§ **Task inputs**:

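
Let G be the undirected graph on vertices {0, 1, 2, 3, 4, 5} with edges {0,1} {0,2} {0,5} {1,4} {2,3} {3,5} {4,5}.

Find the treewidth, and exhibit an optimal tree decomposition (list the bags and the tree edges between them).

Treewidth 2.
One optimal decomposition is:
Bags: B1 = {1, 4, 5}  B2 = {0, 1, 5}  B3 = {0, 3, 5}  B4 = {0, 2, 3}
Tree: B1–B2, B2–B3, B3–B4

Each bag holds 3 vertices, so the decomposition has width 2, which upper-bounds the treewidth. The edges 4–1–0–5–4 form a cycle, so G is not a tree and its treewidth is at least 2. Therefore the treewidth is 2.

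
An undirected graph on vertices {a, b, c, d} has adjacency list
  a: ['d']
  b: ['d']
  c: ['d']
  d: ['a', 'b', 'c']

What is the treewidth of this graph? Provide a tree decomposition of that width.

Every bag has size at most 2, so the width is 2 − 1 = 1 and tw(G) ≤ 1. Since G has at least one edge (e.g. d–c), it is not an edgeless graph, so tw(G) ≥ 1. Hence tw(G) = 1 exactly.

Treewidth 1.
One such decomposition:
Bags: B1 = {c, d}  B2 = {a, d}  B3 = {b, d}
Tree: B1–B2, B2–B3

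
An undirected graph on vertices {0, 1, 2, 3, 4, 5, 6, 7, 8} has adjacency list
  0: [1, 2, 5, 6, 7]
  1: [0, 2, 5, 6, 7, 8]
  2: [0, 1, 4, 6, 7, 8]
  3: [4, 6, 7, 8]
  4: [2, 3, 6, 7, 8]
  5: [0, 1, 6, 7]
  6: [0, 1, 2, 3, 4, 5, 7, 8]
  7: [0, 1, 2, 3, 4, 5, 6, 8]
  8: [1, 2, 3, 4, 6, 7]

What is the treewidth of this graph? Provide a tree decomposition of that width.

Treewidth 4.
Bags: B1 = {1, 2, 6, 7, 8}  B2 = {0, 1, 2, 6, 7}  B3 = {0, 1, 5, 6, 7}  B4 = {2, 4, 6, 7, 8}  B5 = {3, 4, 6, 7, 8}
Tree: B1–B2, B2–B3, B1–B4, B4–B5

Every bag has size at most 5, so the width is 5 − 1 = 4 and tw(G) ≤ 4. Conversely, {0, 1, 2, 6, 7} is a clique of size 5, and the vertices of any clique must share a bag in every tree decomposition; so some bag has ≥ 5 vertices and tw(G) ≥ 4. The upper and lower bounds meet at 4, so that is the treewidth.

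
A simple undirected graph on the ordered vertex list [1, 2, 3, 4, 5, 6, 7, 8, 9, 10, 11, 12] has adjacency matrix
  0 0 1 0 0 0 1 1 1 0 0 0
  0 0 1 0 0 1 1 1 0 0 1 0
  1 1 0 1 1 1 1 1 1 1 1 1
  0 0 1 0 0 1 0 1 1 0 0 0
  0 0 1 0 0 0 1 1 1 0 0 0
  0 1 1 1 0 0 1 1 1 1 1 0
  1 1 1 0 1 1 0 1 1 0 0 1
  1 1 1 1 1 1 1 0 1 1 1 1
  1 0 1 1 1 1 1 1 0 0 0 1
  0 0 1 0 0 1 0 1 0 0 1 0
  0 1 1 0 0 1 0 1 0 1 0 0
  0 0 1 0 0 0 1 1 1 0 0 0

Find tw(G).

4

A width-4 tree decomposition is:
Bags: B1 = {2, 3, 6, 7, 8}  B2 = {3, 6, 7, 8, 9}  B3 = {1, 3, 7, 8, 9}  B4 = {3, 7, 8, 9, 12}  B5 = {3, 4, 6, 8, 9}  B6 = {2, 3, 6, 8, 11}  B7 = {3, 5, 7, 8, 9}  B8 = {3, 6, 8, 10, 11}
Tree: B1–B2, B2–B3, B3–B4, B2–B5, B1–B6, B4–B7, B6–B8
Each bag holds 5 vertices, so the decomposition has width 4, which upper-bounds the treewidth. Conversely, {1, 3, 7, 8, 9} is a clique of size 5, and the vertices of any clique must share a bag in every tree decomposition; so some bag has ≥ 5 vertices and tw(G) ≥ 4. Therefore the treewidth is 4.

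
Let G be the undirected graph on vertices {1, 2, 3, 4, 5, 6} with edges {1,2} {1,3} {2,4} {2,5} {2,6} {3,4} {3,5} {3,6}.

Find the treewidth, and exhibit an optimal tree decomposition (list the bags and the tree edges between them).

Every bag has size at most 3, so the width is 3 − 1 = 2 and tw(G) ≤ 2. Since 5–2–6–3–5 is a cycle in G, G is not acyclic. Forests are exactly the graphs of treewidth ≤ 1, so tw(G) ≥ 2. Therefore the treewidth is 2.

Treewidth 2.
One such decomposition:
Bags: B1 = {2, 3, 5}  B2 = {2, 3, 6}  B3 = {1, 2, 3}  B4 = {2, 3, 4}
Tree: B1–B2, B2–B3, B3–B4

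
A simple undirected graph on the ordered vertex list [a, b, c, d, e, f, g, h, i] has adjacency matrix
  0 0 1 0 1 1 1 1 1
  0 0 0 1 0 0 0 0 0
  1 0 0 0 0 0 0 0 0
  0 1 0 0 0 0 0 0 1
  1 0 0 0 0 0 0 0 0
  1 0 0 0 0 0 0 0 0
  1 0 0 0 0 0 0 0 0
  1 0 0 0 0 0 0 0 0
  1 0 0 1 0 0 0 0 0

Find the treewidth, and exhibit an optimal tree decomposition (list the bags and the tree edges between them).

The largest bag has 2 vertices, giving width 1; this decomposition certifies tw(G) ≤ 1. G has an edge, so its treewidth is at least 1. Hence tw(G) = 1 exactly.

Treewidth 1.
One such decomposition:
Bags: B1 = {a, h}  B2 = {a, g}  B3 = {a, f}  B4 = {a, e}  B5 = {a, c}  B6 = {a, i}  B7 = {d, i}  B8 = {b, d}
Tree: B1–B2, B2–B3, B2–B4, B4–B5, B2–B6, B6–B7, B7–B8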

§ **Task to carry out**:
In the records above, locate the lines holding the word "adjacency". Copy each of them.

§ **Answer space**:
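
An undirected graph on vertices {a, b, c, d} has adjacency list
An undirected graph on vertices {0, 1, 2, 3, 4, 5, 6, 7, 8} has adjacency list
A simple undirected graph on the ordered vertex list [1, 2, 3, 4, 5, 6, 7, 8, 9, 10, 11, 12] has adjacency matrix
A simple undirected graph on the ordered vertex list [a, b, c, d, e, f, g, h, i] has adjacency matrix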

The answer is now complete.